--- WHAT THE TASK REQUIRES ---
Print the lines below exactly as written, with none missing.

━━━ RECORDS TO USE ━━━

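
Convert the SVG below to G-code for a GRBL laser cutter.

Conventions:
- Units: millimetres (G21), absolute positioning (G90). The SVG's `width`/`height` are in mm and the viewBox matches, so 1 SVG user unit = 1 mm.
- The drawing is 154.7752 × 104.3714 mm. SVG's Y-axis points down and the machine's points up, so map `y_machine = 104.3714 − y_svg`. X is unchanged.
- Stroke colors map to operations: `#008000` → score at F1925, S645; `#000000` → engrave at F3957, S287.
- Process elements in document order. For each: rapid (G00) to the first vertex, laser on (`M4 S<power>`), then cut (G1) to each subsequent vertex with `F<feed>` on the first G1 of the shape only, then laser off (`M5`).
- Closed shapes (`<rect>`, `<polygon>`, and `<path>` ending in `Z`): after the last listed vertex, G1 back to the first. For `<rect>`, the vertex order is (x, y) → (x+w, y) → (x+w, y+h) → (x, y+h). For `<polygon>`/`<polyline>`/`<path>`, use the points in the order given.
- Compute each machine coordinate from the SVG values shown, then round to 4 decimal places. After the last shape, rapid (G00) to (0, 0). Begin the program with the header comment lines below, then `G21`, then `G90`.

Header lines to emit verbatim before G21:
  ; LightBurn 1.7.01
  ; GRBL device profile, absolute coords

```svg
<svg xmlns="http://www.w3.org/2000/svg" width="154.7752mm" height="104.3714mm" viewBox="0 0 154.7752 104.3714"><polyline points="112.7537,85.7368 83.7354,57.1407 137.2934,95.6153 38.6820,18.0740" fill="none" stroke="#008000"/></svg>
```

; LightBurn 1.7.01
; GRBL device profile, absolute coords
G21
G90
G00 X112.7537 Y18.6346
M4 S645
G1 X83.7354 Y47.2307 F1925
G1 X137.2934 Y8.7561
G1 X38.6820 Y86.2974
M5
G00 X0.0000 Y0.0000

viewBox `0 0 154.7752 104.3714` with mm width/height → 1 unit = 1 mm. Flip: y_m = 104.3714 − y_svg.

**Shape 1** — `<polyline>` open polyline, stroke `#008000` → score (S645, F1925). Machine vertices: (112.7537,18.6346) → (83.7354,47.2307) → (137.2934,8.7561) → (38.6820,86.2974). Open path.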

━━━

--- FINISHED EXERCISE ---
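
Convert the SVG below to G-code for a GRBL laser cutter.

Conventions:
- Units: millimetres (G21), absolute positioning (G90). The SVG's `width`/`height` are in mm and the viewBox matches, so 1 SVG user unit = 1 mm.
- The drawing is 154.7752 × 104.3714 mm. SVG's Y-axis points down and the machine's points up, so map `y_machine = 104.3714 − y_svg`. X is unchanged.
- Stroke colors map to operations: `#008000` → score at F1925, S645; `#000000` → engrave at F3957, S287.
- Process elements in document order. For each: rapid (G00) to the first vertex, laser on (`M4 S<power>`), then cut (G1) to each subsequent vertex with `F<feed>` on the first G1 of the shape only, then laser off (`M5`).
- Closed shapes (`<rect>`, `<polygon>`, and `<path>` ending in `Z`): after the last listed vertex, G1 back to the first. For `<rect>`, the vertex order is (x, y) → (x+w, y) → (x+w, y+h) → (x, y+h). For `<polygon>`/`<polyline>`/`<path>`, use the points in the order given.
- Compute each machine coordinate from the SVG values shown, then round to 4 decimal places. After the last shape, rapid (G00) to (0, 0). Begin the program with the header comment lines below, then `G21`, then `G90`.

Header lines to emit verbatim before G21:
  ; LightBurn 1.7.01
  ; GRBL device profile, absolute coords

```svg
<svg xmlns="http://www.w3.org/2000/svg" width="154.7752mm" height="104.3714mm" viewBox="0 0 154.7752 104.3714"><polyline points="112.7537,85.7368 83.7354,57.1407 137.2934,95.6153 38.6820,18.0740" fill="none" stroke="#008000"/></svg>
```

; LightBurn 1.7.01
; GRBL device profile, absolute coords
G21
G90
G00 X112.7537 Y18.6346
M4 S645
G1 X83.7354 Y47.2307 F1925
G1 X137.2934 Y8.7561
G1 X38.6820 Y86.2974
M5
G00 X0.0000 Y0.0000

viewBox `0 0 154.7752 104.3714` with mm width/height → 1 unit = 1 mm. Flip: y_m = 104.3714 − y_svg.

**Shape 1** — `<polyline>` open polyline, stroke `#008000` → score (S645, F1925). Machine vertices: (112.7537,18.6346) → (83.7354,47.2307) → (137.2934,8.7561) → (38.6820,86.2974). Open path.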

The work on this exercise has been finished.